⟨

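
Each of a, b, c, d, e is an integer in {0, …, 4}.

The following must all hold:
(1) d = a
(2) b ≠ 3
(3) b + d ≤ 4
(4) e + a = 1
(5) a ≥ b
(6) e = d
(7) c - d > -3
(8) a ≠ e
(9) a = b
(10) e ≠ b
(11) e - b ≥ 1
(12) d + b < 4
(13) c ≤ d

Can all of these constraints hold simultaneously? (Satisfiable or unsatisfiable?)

Unsatisfiable

From constraints 1, 6, and 9, e = d = a = b, so e = b. But constraint 10 says e ≠ b. Contradiction.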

⟩

● Exercise goal
Working from the listing above, give it again word for word.

● Solution for this problem
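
Each of a, b, c, d, e is an integer in {0, …, 4}.

The following must all hold:
(1) d = a
(2) b ≠ 3
(3) b + d ≤ 4
(4) e + a = 1
(5) a ≥ b
(6) e = d
(7) c - d > -3
(8) a ≠ e
(9) a = b
(10) e ≠ b
(11) e - b ≥ 1
(12) d + b < 4
(13) c ≤ d

Can all of these constraints hold simultaneously? (Satisfiable or unsatisfiable?)

Unsatisfiable

From constraints 1, 6, and 9, e = d = a = b, so e = b. But constraint 10 says e ≠ b. Contradiction.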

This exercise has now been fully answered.